• Task directions:
Return all of the entries exactly, with nothing added or left out.

• Source information:
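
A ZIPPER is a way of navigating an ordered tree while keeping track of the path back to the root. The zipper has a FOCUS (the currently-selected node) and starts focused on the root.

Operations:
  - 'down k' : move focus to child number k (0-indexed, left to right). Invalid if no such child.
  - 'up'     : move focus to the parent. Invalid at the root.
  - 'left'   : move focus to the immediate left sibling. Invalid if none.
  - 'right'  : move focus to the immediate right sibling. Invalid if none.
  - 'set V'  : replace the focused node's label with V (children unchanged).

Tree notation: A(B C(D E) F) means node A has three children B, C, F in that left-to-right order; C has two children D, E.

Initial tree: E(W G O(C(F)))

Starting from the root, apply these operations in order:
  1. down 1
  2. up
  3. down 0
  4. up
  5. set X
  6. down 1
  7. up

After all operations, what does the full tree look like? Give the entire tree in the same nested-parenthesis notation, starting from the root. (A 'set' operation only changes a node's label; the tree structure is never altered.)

Step 1 (down 1): focus=G path=1 depth=1 children=[] left=['W'] right=['O'] parent=E
Step 2 (up): focus=E path=root depth=0 children=['W', 'G', 'O'] (at root)
Step 3 (down 0): focus=W path=0 depth=1 children=[] left=[] right=['G', 'O'] parent=E
Step 4 (up): focus=E path=root depth=0 children=['W', 'G', 'O'] (at root)
Step 5 (set X): focus=X path=root depth=0 children=['W', 'G', 'O'] (at root)
Step 6 (down 1): focus=G path=1 depth=1 children=[] left=['W'] right=['O'] parent=X
Step 7 (up): focus=X path=root depth=0 children=['W', 'G', 'O'] (at root)

Answer: X(W G O(C(F)))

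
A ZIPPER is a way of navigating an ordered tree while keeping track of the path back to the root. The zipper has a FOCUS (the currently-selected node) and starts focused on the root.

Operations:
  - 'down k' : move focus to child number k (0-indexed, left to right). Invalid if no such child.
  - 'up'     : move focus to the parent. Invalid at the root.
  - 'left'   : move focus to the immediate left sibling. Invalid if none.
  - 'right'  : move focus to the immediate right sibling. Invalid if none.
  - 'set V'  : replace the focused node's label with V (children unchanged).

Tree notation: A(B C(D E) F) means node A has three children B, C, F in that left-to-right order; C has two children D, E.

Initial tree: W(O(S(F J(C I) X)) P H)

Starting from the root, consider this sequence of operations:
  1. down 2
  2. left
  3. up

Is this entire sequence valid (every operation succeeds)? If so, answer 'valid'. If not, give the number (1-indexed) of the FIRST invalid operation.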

• Answer to the problem:
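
A ZIPPER is a way of navigating an ordered tree while keeping track of the path back to the root. The zipper has a FOCUS (the currently-selected node) and starts focused on the root.

Operations:
  - 'down k' : move focus to child number k (0-indexed, left to right). Invalid if no such child.
  - 'up'     : move focus to the parent. Invalid at the root.
  - 'left'   : move focus to the immediate left sibling. Invalid if none.
  - 'right'  : move focus to the immediate right sibling. Invalid if none.
  - 'set V'  : replace the focused node's label with V (children unchanged).

Tree notation: A(B C(D E) F) means node A has three children B, C, F in that left-to-right order; C has two children D, E.

Initial tree: E(W G O(C(F)))

Starting from the root, apply these operations in order:
  1. down 1
  2. up
  3. down 0
  4. up
  5. set X
  6. down 1
  7. up

After all operations, what does the full tree look like? Give the entire tree in the same nested-parenthesis notation, starting from the root. (A 'set' operation only changes a node's label; the tree structure is never altered.)

Step 1 (down 1): focus=G path=1 depth=1 children=[] left=['W'] right=['O'] parent=E
Step 2 (up): focus=E path=root depth=0 children=['W', 'G', 'O'] (at root)
Step 3 (down 0): focus=W path=0 depth=1 children=[] left=[] right=['G', 'O'] parent=E
Step 4 (up): focus=E path=root depth=0 children=['W', 'G', 'O'] (at root)
Step 5 (set X): focus=X path=root depth=0 children=['W', 'G', 'O'] (at root)
Step 6 (down 1): focus=G path=1 depth=1 children=[] left=['W'] right=['O'] parent=X
Step 7 (up): focus=X path=root depth=0 children=['W', 'G', 'O'] (at root)

Answer: X(W G O(C(F)))

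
A ZIPPER is a way of navigating an ordered tree while keeping track of the path back to the root. The zipper has a FOCUS (the currently-selected node) and starts focused on the root.

Operations:
  - 'down k' : move focus to child number k (0-indexed, left to right). Invalid if no such child.
  - 'up'     : move focus to the parent. Invalid at the root.
  - 'left'   : move focus to the immediate left sibling. Invalid if none.
  - 'right'  : move focus to the immediate right sibling. Invalid if none.
  - 'set V'  : replace the focused node's label with V (children unchanged).

Tree notation: A(B C(D E) F) means node A has three children B, C, F in that left-to-right order; C has two children D, E.

Initial tree: W(O(S(F J(C I) X)) P H)

Starting from the root, consider this sequence of operations:
  1. down 2
  2. left
  3. up

Is this entire sequence valid (every operation succeeds)? If so, answer 'valid'. If not, give the number (1-indexed) of the FIRST invalid operation.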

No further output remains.